# ACTIVITY:
Return all of the material that follows, keeping each line exactly as it is.

# EXERCISE MATERIAL:
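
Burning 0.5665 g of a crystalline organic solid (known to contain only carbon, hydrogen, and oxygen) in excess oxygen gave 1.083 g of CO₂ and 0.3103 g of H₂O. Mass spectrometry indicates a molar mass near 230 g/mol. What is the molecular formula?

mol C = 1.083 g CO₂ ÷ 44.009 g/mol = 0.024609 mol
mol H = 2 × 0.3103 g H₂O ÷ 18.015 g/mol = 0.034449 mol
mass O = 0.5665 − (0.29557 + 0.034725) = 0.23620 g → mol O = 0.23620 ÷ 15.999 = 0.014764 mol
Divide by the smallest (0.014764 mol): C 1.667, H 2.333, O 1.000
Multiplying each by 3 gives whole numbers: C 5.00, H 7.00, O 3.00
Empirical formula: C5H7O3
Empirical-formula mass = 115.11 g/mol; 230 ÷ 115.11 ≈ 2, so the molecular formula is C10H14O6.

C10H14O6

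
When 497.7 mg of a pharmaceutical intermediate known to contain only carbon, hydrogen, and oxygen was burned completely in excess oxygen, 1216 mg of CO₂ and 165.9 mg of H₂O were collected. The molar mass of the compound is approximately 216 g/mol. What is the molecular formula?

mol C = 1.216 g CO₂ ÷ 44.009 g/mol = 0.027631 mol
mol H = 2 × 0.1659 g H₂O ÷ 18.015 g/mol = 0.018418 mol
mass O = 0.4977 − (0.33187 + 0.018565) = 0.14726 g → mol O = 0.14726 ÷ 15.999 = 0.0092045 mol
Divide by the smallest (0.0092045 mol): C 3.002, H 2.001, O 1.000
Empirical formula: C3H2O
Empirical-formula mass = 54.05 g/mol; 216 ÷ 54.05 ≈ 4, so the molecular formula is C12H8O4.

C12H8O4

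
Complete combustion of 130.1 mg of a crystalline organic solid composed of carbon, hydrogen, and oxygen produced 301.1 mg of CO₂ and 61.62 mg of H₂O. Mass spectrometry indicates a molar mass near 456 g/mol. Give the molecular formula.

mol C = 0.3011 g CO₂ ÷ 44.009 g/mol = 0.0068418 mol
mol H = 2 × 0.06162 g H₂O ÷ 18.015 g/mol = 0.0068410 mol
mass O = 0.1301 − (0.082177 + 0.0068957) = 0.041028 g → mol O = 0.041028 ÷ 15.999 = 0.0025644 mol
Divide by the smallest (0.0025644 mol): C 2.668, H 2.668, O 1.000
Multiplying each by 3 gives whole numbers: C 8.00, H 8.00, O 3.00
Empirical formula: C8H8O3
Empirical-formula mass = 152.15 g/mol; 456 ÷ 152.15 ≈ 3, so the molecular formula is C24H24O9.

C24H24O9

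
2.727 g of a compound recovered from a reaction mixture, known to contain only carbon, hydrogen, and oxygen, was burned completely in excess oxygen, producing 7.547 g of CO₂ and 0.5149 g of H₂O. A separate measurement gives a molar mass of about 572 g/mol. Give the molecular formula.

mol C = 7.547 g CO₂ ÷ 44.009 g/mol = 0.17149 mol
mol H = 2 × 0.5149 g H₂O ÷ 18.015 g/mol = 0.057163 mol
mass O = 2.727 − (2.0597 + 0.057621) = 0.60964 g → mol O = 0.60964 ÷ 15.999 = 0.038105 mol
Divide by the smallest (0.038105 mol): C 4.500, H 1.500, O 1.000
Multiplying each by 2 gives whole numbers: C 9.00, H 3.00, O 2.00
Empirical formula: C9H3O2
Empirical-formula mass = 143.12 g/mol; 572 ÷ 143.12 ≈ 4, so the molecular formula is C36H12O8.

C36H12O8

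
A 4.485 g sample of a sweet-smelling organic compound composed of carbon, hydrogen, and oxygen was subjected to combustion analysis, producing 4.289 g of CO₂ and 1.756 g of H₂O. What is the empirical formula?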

# TASK SOLUTION:
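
Burning 0.5665 g of a crystalline organic solid (known to contain only carbon, hydrogen, and oxygen) in excess oxygen gave 1.083 g of CO₂ and 0.3103 g of H₂O. Mass spectrometry indicates a molar mass near 230 g/mol. What is the molecular formula?

mol C = 1.083 g CO₂ ÷ 44.009 g/mol = 0.024609 mol
mol H = 2 × 0.3103 g H₂O ÷ 18.015 g/mol = 0.034449 mol
mass O = 0.5665 − (0.29557 + 0.034725) = 0.23620 g → mol O = 0.23620 ÷ 15.999 = 0.014764 mol
Divide by the smallest (0.014764 mol): C 1.667, H 2.333, O 1.000
Multiplying each by 3 gives whole numbers: C 5.00, H 7.00, O 3.00
Empirical formula: C5H7O3
Empirical-formula mass = 115.11 g/mol; 230 ÷ 115.11 ≈ 2, so the molecular formula is C10H14O6.

C10H14O6

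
When 497.7 mg of a pharmaceutical intermediate known to contain only carbon, hydrogen, and oxygen was burned completely in excess oxygen, 1216 mg of CO₂ and 165.9 mg of H₂O were collected. The molar mass of the compound is approximately 216 g/mol. What is the molecular formula?

mol C = 1.216 g CO₂ ÷ 44.009 g/mol = 0.027631 mol
mol H = 2 × 0.1659 g H₂O ÷ 18.015 g/mol = 0.018418 mol
mass O = 0.4977 − (0.33187 + 0.018565) = 0.14726 g → mol O = 0.14726 ÷ 15.999 = 0.0092045 mol
Divide by the smallest (0.0092045 mol): C 3.002, H 2.001, O 1.000
Empirical formula: C3H2O
Empirical-formula mass = 54.05 g/mol; 216 ÷ 54.05 ≈ 4, so the molecular formula is C12H8O4.

C12H8O4

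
Complete combustion of 130.1 mg of a crystalline organic solid composed of carbon, hydrogen, and oxygen produced 301.1 mg of CO₂ and 61.62 mg of H₂O. Mass spectrometry indicates a molar mass near 456 g/mol. Give the molecular formula.

mol C = 0.3011 g CO₂ ÷ 44.009 g/mol = 0.0068418 mol
mol H = 2 × 0.06162 g H₂O ÷ 18.015 g/mol = 0.0068410 mol
mass O = 0.1301 − (0.082177 + 0.0068957) = 0.041028 g → mol O = 0.041028 ÷ 15.999 = 0.0025644 mol
Divide by the smallest (0.0025644 mol): C 2.668, H 2.668, O 1.000
Multiplying each by 3 gives whole numbers: C 8.00, H 8.00, O 3.00
Empirical formula: C8H8O3
Empirical-formula mass = 152.15 g/mol; 456 ÷ 152.15 ≈ 3, so the molecular formula is C24H24O9.

C24H24O9

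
2.727 g of a compound recovered from a reaction mixture, known to contain only carbon, hydrogen, and oxygen, was burned completely in excess oxygen, producing 7.547 g of CO₂ and 0.5149 g of H₂O. A separate measurement gives a molar mass of about 572 g/mol. Give the molecular formula.

mol C = 7.547 g CO₂ ÷ 44.009 g/mol = 0.17149 mol
mol H = 2 × 0.5149 g H₂O ÷ 18.015 g/mol = 0.057163 mol
mass O = 2.727 − (2.0597 + 0.057621) = 0.60964 g → mol O = 0.60964 ÷ 15.999 = 0.038105 mol
Divide by the smallest (0.038105 mol): C 4.500, H 1.500, O 1.000
Multiplying each by 2 gives whole numbers: C 9.00, H 3.00, O 2.00
Empirical formula: C9H3O2
Empirical-formula mass = 143.12 g/mol; 572 ÷ 143.12 ≈ 4, so the molecular formula is C36H12O8.

C36H12O8

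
A 4.485 g sample of a sweet-smelling organic compound composed of carbon, hydrogen, and oxygen was subjected to combustion analysis, producing 4.289 g of CO₂ and 1.756 g of H₂O. What is the empirical formula?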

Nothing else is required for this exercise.